* _Problem to work on_:
Look through the records and copy each line that has "append" in it.

____ Exercise inputs

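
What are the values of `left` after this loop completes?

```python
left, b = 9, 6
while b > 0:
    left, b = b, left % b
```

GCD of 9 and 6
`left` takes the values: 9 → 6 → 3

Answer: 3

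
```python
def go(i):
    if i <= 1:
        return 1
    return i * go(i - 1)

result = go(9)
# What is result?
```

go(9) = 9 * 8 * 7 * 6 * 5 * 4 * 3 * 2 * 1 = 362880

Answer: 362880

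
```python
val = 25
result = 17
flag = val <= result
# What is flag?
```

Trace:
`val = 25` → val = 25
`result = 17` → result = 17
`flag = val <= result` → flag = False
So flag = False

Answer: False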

________
____ Exercise inputs

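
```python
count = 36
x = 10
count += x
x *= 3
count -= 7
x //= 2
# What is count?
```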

________
____ Exercise inputs

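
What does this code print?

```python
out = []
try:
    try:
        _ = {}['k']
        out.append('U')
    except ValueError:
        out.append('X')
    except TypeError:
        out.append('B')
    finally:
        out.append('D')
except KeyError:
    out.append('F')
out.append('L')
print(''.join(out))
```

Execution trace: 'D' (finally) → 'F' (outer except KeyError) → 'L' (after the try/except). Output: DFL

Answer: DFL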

________

* _Problem solution_:
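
        out.append('U')
        out.append('X')
        out.append('B')
        out.append('D')
    out.append('F')
out.append('L')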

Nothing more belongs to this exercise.